→ **MATERIAL PROVIDED**:
══════════

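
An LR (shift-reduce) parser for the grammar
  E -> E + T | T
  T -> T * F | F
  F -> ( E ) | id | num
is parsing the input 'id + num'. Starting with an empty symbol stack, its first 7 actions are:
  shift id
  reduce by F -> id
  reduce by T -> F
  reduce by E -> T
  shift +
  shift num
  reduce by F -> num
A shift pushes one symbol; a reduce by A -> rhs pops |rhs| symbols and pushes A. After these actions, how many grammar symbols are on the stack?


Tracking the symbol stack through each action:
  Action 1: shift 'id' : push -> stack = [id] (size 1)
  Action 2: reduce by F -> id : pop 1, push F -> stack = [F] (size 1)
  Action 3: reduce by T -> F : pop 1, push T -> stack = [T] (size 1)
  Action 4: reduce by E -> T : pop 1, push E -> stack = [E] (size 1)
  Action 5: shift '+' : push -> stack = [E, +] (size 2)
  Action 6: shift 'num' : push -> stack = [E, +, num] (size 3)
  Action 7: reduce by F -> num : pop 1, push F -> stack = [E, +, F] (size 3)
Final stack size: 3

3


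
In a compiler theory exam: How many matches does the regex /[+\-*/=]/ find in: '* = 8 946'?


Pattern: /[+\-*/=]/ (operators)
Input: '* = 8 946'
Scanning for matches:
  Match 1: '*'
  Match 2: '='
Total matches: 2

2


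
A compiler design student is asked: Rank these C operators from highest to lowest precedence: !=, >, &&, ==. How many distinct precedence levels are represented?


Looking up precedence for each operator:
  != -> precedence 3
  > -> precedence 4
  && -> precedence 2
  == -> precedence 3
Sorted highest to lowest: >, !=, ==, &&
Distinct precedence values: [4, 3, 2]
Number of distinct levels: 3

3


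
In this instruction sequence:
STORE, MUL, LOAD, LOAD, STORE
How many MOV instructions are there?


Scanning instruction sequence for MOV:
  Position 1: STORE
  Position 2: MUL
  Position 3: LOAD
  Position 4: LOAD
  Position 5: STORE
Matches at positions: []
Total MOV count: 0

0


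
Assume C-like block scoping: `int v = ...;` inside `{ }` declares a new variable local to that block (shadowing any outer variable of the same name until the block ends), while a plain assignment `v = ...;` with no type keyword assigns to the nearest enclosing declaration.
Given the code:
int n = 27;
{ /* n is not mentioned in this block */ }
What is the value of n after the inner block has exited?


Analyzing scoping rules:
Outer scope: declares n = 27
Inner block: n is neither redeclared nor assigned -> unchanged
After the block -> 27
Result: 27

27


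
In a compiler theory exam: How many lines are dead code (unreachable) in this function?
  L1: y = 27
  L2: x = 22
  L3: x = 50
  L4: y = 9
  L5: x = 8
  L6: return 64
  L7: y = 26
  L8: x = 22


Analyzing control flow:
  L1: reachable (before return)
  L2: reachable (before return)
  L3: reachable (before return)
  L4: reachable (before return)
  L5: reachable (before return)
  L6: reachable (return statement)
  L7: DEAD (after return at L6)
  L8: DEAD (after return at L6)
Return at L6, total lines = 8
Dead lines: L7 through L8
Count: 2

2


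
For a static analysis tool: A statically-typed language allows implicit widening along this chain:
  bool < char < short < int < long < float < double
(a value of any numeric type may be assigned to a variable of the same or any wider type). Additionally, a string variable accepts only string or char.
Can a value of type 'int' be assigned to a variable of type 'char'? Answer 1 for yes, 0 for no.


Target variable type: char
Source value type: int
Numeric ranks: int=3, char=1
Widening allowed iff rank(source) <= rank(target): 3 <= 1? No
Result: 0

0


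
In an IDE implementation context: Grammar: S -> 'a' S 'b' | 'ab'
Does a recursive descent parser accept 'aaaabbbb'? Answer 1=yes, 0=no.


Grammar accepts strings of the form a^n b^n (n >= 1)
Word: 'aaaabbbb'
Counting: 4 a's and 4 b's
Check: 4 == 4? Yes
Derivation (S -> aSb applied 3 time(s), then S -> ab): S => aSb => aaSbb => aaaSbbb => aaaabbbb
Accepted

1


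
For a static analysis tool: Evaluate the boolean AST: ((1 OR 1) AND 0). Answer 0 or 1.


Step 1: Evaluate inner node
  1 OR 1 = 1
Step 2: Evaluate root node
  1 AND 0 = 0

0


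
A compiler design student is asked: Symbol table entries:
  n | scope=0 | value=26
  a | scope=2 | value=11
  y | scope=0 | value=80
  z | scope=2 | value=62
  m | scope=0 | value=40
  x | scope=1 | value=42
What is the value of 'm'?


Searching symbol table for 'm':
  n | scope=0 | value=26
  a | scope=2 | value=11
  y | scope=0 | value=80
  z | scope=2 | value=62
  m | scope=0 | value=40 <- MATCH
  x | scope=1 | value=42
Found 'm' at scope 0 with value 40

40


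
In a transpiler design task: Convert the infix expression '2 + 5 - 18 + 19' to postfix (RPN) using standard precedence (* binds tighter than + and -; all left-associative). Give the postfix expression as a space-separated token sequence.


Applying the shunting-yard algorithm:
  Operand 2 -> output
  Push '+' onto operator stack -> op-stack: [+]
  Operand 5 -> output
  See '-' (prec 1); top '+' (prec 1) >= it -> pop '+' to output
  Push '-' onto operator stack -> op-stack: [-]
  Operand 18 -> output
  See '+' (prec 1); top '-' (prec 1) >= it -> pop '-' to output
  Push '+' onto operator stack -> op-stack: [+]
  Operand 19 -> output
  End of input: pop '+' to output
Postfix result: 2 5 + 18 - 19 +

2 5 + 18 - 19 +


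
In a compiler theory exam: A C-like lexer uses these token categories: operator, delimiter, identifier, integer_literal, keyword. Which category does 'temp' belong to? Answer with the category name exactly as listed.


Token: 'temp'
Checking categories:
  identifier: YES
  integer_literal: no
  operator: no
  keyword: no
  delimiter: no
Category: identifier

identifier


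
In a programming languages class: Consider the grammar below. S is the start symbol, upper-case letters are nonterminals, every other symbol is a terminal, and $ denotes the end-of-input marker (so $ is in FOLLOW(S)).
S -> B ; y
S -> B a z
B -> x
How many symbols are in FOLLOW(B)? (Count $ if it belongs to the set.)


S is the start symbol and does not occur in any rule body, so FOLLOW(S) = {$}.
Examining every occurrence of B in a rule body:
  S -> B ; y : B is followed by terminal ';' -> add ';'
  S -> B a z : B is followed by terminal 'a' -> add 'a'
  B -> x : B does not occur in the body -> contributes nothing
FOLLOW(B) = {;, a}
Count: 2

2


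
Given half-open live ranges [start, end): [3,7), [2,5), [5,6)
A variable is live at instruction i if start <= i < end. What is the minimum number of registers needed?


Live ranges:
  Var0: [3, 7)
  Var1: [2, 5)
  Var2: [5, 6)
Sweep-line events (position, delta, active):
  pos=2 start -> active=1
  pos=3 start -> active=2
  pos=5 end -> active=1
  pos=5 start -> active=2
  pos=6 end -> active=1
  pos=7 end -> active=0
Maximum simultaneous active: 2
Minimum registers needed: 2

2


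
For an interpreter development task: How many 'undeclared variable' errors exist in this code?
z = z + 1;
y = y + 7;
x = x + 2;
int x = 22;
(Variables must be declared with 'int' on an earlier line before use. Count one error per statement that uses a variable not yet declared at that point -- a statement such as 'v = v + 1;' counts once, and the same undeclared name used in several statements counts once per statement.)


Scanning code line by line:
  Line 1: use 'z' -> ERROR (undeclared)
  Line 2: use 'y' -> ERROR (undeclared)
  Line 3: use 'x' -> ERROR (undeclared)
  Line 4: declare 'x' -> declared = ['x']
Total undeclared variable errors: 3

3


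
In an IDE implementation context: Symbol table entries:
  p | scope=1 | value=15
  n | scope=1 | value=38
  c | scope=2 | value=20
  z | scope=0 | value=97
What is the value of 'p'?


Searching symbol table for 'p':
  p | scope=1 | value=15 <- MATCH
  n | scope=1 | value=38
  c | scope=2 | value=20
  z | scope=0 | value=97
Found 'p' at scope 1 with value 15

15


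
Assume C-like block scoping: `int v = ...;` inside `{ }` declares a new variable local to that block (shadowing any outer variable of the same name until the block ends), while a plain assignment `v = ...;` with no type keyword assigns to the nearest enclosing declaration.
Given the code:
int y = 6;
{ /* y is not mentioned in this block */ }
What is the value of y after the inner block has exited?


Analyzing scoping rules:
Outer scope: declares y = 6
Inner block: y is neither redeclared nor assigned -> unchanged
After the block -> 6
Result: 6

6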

══════════

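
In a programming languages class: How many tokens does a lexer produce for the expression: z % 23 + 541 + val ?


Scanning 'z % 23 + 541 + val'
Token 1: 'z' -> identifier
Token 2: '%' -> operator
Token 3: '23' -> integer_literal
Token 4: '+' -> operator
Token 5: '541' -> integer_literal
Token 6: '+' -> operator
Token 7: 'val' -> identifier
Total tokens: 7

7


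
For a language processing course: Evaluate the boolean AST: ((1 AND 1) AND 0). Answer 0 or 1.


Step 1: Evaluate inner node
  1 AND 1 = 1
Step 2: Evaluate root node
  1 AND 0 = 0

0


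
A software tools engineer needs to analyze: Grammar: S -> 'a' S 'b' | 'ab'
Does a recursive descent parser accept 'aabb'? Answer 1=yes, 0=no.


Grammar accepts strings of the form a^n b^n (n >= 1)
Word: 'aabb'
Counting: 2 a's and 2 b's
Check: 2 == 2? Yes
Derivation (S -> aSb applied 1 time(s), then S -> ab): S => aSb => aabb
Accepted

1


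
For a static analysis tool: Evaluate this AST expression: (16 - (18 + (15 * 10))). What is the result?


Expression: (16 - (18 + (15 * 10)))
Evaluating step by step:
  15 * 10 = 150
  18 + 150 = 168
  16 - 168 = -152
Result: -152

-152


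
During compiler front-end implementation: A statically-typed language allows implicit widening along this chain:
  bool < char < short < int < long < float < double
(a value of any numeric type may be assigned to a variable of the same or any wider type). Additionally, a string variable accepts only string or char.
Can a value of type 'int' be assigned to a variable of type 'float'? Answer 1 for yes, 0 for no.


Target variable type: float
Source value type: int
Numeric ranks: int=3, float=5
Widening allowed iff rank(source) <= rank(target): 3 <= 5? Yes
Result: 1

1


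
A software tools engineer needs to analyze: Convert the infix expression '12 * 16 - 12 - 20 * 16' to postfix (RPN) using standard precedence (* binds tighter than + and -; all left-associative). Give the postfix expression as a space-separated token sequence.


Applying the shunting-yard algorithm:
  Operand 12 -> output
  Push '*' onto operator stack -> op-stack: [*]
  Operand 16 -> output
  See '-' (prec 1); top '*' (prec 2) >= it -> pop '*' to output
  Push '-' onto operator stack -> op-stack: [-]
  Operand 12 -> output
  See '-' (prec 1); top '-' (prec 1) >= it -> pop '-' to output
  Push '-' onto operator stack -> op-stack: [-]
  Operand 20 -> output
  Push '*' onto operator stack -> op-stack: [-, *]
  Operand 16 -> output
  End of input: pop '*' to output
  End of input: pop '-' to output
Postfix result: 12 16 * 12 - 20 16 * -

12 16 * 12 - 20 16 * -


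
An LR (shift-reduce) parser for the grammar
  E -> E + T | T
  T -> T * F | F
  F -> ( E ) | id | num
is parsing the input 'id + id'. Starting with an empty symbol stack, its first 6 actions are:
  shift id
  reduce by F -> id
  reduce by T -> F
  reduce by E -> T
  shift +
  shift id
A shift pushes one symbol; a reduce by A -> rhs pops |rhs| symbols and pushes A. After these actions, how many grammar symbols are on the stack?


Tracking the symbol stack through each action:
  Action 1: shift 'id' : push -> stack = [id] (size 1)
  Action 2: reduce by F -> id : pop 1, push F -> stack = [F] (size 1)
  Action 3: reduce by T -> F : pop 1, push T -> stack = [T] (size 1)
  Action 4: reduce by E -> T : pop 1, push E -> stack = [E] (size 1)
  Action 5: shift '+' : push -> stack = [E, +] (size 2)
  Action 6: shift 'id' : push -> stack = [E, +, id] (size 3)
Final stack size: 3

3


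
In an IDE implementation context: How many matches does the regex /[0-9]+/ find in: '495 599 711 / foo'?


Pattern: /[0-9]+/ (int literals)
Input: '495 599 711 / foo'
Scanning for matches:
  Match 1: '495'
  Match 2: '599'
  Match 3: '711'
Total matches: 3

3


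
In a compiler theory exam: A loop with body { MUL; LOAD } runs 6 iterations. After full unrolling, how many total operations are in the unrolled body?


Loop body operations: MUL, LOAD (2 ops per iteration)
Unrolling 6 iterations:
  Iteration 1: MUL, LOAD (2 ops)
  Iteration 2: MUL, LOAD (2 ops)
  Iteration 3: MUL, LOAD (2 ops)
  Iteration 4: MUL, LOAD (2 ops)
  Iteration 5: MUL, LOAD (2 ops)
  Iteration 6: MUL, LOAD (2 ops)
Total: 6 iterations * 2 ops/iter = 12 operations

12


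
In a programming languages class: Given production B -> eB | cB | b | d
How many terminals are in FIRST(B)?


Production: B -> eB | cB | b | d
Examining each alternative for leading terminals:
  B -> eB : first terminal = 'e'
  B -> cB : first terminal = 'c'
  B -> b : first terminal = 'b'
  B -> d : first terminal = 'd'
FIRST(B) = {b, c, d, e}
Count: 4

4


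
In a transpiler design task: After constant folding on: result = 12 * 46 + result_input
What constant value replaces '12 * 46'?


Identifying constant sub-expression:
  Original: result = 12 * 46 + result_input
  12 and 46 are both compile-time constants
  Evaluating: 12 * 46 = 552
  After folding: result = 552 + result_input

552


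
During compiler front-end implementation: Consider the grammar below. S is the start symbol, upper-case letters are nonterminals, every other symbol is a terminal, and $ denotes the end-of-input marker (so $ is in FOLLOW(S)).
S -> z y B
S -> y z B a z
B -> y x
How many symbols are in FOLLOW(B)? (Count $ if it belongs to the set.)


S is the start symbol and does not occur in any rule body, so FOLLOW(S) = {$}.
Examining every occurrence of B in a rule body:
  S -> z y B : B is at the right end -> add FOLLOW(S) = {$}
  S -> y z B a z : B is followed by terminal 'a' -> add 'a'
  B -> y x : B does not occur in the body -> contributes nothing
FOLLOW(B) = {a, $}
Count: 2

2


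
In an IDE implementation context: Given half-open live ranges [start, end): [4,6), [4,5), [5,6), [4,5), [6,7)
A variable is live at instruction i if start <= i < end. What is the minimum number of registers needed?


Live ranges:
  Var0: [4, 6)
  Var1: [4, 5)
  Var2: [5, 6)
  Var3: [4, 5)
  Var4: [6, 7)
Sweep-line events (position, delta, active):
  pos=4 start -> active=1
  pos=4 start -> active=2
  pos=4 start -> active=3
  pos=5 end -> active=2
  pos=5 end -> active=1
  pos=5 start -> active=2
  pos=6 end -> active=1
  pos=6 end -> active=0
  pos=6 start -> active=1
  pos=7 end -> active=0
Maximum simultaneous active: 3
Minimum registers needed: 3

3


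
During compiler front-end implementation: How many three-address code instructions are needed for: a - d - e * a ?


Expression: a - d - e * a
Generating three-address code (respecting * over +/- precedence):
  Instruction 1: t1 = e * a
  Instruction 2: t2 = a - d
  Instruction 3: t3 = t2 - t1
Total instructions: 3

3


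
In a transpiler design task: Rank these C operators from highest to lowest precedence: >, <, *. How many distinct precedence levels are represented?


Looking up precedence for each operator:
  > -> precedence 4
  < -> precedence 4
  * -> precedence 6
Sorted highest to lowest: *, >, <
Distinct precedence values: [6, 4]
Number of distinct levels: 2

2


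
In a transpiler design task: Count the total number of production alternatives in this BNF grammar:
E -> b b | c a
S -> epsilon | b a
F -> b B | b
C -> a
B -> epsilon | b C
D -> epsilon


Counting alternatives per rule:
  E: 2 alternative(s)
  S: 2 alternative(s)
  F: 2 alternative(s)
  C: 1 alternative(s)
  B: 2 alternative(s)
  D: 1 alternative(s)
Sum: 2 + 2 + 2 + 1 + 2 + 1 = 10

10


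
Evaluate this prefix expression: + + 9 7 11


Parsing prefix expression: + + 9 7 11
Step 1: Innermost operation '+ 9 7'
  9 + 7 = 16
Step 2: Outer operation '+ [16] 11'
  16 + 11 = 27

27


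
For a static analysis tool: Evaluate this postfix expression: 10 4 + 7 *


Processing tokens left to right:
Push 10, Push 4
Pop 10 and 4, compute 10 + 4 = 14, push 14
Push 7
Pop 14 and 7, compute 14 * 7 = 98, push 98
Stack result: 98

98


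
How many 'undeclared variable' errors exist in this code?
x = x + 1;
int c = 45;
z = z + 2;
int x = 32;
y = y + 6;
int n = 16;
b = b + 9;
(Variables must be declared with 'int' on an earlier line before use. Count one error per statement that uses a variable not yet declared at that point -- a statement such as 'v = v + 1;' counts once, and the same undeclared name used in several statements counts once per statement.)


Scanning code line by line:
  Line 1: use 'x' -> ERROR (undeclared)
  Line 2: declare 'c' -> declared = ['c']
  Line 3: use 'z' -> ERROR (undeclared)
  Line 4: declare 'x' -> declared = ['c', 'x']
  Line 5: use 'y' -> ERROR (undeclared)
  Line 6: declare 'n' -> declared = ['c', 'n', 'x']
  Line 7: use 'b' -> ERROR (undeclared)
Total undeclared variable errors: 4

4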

══════════

→ **TASK STATEMENT**: Scan the entries for lines holding the string "statically", then copy every one of them.

→ **ANSWER TO THE EXERCISE**:
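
For a static analysis tool: A statically-typed language allows implicit widening along this chain:
During compiler front-end implementation: A statically-typed language allows implicit widening along this chain: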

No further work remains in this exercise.